Provided data.
-- Opening Marker --
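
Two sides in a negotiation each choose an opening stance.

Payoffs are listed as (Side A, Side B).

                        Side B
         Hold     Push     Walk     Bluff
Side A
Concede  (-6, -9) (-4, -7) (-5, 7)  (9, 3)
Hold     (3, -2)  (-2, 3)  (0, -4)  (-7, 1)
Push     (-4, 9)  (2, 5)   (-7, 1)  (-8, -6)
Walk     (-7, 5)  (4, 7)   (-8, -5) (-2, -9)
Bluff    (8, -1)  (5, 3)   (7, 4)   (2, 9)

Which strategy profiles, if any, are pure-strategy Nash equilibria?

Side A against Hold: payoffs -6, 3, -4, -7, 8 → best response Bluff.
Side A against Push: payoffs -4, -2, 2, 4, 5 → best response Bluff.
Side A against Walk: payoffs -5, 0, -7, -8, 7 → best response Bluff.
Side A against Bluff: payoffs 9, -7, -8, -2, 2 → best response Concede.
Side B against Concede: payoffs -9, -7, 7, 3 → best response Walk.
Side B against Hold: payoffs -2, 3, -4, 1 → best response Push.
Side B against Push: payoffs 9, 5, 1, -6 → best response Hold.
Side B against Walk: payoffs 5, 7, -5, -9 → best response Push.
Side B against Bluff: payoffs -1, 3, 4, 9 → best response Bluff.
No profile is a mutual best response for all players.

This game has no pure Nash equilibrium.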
-- Closing Marker --
-- Opening Marker --
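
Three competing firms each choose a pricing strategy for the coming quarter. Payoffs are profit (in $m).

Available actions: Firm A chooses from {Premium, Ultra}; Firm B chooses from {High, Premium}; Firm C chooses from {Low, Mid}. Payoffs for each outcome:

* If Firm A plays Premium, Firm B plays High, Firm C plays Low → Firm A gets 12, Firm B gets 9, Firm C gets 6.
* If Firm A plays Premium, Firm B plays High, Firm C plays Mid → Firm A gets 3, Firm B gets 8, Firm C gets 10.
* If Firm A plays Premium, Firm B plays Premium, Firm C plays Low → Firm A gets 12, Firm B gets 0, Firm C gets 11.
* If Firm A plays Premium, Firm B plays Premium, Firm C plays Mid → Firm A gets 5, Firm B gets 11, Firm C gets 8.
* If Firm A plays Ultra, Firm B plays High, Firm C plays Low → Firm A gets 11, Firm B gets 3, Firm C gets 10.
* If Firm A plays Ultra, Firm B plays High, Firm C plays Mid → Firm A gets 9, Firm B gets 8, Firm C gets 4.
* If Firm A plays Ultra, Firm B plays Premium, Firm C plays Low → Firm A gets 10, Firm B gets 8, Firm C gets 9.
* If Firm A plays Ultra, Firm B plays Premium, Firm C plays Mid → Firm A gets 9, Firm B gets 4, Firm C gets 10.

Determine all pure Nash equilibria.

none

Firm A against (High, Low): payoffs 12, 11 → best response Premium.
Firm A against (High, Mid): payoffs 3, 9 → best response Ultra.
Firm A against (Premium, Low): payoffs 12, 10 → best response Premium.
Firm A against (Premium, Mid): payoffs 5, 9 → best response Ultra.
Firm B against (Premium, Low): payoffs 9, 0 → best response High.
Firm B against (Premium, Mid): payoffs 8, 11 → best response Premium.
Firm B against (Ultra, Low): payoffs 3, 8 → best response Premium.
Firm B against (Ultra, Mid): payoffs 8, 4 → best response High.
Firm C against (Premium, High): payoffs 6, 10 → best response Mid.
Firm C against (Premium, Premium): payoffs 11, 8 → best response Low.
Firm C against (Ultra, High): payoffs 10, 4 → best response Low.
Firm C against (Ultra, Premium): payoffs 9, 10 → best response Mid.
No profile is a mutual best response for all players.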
-- Closing Marker --
Aim of the exercise. Work out how many lines of the material above contain the word "plays", then give only that figure.

Answer area. 8